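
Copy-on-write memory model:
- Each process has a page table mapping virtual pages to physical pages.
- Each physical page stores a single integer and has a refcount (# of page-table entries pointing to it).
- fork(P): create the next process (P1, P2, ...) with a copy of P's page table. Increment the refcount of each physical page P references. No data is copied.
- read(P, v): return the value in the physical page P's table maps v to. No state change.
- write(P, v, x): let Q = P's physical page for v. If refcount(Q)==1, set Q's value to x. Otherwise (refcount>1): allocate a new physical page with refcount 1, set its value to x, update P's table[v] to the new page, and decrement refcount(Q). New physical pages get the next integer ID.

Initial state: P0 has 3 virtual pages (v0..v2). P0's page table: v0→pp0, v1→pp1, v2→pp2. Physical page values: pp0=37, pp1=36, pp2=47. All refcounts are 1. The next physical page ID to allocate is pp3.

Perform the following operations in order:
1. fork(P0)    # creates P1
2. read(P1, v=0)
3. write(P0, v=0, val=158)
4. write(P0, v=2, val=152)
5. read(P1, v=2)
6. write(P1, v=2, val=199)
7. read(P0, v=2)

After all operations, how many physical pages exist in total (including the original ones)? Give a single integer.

Op 1: fork(P0) -> P1. 3 ppages; refcounts: pp0:2 pp1:2 pp2:2
Op 2: read(P1, v0) -> 37. No state change.
Op 3: write(P0, v0, 158). refcount(pp0)=2>1 -> COPY to pp3. 4 ppages; refcounts: pp0:1 pp1:2 pp2:2 pp3:1
Op 4: write(P0, v2, 152). refcount(pp2)=2>1 -> COPY to pp4. 5 ppages; refcounts: pp0:1 pp1:2 pp2:1 pp3:1 pp4:1
Op 5: read(P1, v2) -> 47. No state change.
Op 6: write(P1, v2, 199). refcount(pp2)=1 -> write in place. 5 ppages; refcounts: pp0:1 pp1:2 pp2:1 pp3:1 pp4:1
Op 7: read(P0, v2) -> 152. No state change.

Answer: 5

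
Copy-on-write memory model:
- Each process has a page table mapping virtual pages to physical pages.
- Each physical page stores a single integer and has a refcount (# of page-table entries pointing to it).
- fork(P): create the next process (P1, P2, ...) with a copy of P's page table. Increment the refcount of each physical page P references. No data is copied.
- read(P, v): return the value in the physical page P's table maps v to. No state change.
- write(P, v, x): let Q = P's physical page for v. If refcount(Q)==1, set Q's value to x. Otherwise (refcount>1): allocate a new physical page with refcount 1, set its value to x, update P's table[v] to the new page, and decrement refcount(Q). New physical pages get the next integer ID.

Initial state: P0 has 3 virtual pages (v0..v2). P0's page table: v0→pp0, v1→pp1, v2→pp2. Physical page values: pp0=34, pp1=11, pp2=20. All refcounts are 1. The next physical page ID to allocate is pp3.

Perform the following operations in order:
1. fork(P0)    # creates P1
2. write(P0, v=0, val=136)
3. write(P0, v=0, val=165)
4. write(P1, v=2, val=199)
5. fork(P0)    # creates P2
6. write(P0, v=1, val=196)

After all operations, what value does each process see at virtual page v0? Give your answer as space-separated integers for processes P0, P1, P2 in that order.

Op 1: fork(P0) -> P1. 3 ppages; refcounts: pp0:2 pp1:2 pp2:2
Op 2: write(P0, v0, 136). refcount(pp0)=2>1 -> COPY to pp3. 4 ppages; refcounts: pp0:1 pp1:2 pp2:2 pp3:1
Op 3: write(P0, v0, 165). refcount(pp3)=1 -> write in place. 4 ppages; refcounts: pp0:1 pp1:2 pp2:2 pp3:1
Op 4: write(P1, v2, 199). refcount(pp2)=2>1 -> COPY to pp4. 5 ppages; refcounts: pp0:1 pp1:2 pp2:1 pp3:1 pp4:1
Op 5: fork(P0) -> P2. 5 ppages; refcounts: pp0:1 pp1:3 pp2:2 pp3:2 pp4:1
Op 6: write(P0, v1, 196). refcount(pp1)=3>1 -> COPY to pp5. 6 ppages; refcounts: pp0:1 pp1:2 pp2:2 pp3:2 pp4:1 pp5:1
P0: v0 -> pp3 = 165
P1: v0 -> pp0 = 34
P2: v0 -> pp3 = 165

Answer: 165 34 165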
━━━━━━━━━━
> [Exercise objective]
The complete material should be output once more, word for word.

> [Task response]
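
Copy-on-write memory model:
- Each process has a page table mapping virtual pages to physical pages.
- Each physical page stores a single integer and has a refcount (# of page-table entries pointing to it).
- fork(P): create the next process (P1, P2, ...) with a copy of P's page table. Increment the refcount of each physical page P references. No data is copied.
- read(P, v): return the value in the physical page P's table maps v to. No state change.
- write(P, v, x): let Q = P's physical page for v. If refcount(Q)==1, set Q's value to x. Otherwise (refcount>1): allocate a new physical page with refcount 1, set its value to x, update P's table[v] to the new page, and decrement refcount(Q). New physical pages get the next integer ID.

Initial state: P0 has 3 virtual pages (v0..v2). P0's page table: v0→pp0, v1→pp1, v2→pp2. Physical page values: pp0=37, pp1=36, pp2=47. All refcounts are 1. The next physical page ID to allocate is pp3.

Perform the following operations in order:
1. fork(P0)    # creates P1
2. read(P1, v=0)
3. write(P0, v=0, val=158)
4. write(P0, v=2, val=152)
5. read(P1, v=2)
6. write(P1, v=2, val=199)
7. read(P0, v=2)

After all operations, how many physical pages exist in total (including the original ones)? Give a single integer.

Op 1: fork(P0) -> P1. 3 ppages; refcounts: pp0:2 pp1:2 pp2:2
Op 2: read(P1, v0) -> 37. No state change.
Op 3: write(P0, v0, 158). refcount(pp0)=2>1 -> COPY to pp3. 4 ppages; refcounts: pp0:1 pp1:2 pp2:2 pp3:1
Op 4: write(P0, v2, 152). refcount(pp2)=2>1 -> COPY to pp4. 5 ppages; refcounts: pp0:1 pp1:2 pp2:1 pp3:1 pp4:1
Op 5: read(P1, v2) -> 47. No state change.
Op 6: write(P1, v2, 199). refcount(pp2)=1 -> write in place. 5 ppages; refcounts: pp0:1 pp1:2 pp2:1 pp3:1 pp4:1
Op 7: read(P0, v2) -> 152. No state change.

Answer: 5

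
Copy-on-write memory model:
- Each process has a page table mapping virtual pages to physical pages.
- Each physical page stores a single integer and has a refcount (# of page-table entries pointing to it).
- fork(P): create the next process (P1, P2, ...) with a copy of P's page table. Increment the refcount of each physical page P references. No data is copied.
- read(P, v): return the value in the physical page P's table maps v to. No state change.
- write(P, v, x): let Q = P's physical page for v. If refcount(Q)==1, set Q's value to x. Otherwise (refcount>1): allocate a new physical page with refcount 1, set its value to x, update P's table[v] to the new page, and decrement refcount(Q). New physical pages get the next integer ID.

Initial state: P0 has 3 virtual pages (v0..v2). P0's page table: v0→pp0, v1→pp1, v2→pp2. Physical page values: pp0=34, pp1=11, pp2=20. All refcounts are 1. The next physical page ID to allocate is pp3.

Perform the following operations in order:
1. fork(P0)    # creates P1
2. write(P0, v=0, val=136)
3. write(P0, v=0, val=165)
4. write(P1, v=2, val=199)
5. fork(P0)    # creates P2
6. write(P0, v=1, val=196)

After all operations, what value does each process see at virtual page v0? Give your answer as space-separated integers for processes P0, P1, P2 in that order.

Op 1: fork(P0) -> P1. 3 ppages; refcounts: pp0:2 pp1:2 pp2:2
Op 2: write(P0, v0, 136). refcount(pp0)=2>1 -> COPY to pp3. 4 ppages; refcounts: pp0:1 pp1:2 pp2:2 pp3:1
Op 3: write(P0, v0, 165). refcount(pp3)=1 -> write in place. 4 ppages; refcounts: pp0:1 pp1:2 pp2:2 pp3:1
Op 4: write(P1, v2, 199). refcount(pp2)=2>1 -> COPY to pp4. 5 ppages; refcounts: pp0:1 pp1:2 pp2:1 pp3:1 pp4:1
Op 5: fork(P0) -> P2. 5 ppages; refcounts: pp0:1 pp1:3 pp2:2 pp3:2 pp4:1
Op 6: write(P0, v1, 196). refcount(pp1)=3>1 -> COPY to pp5. 6 ppages; refcounts: pp0:1 pp1:2 pp2:2 pp3:2 pp4:1 pp5:1
P0: v0 -> pp3 = 165
P1: v0 -> pp0 = 34
P2: v0 -> pp3 = 165

Answer: 165 34 165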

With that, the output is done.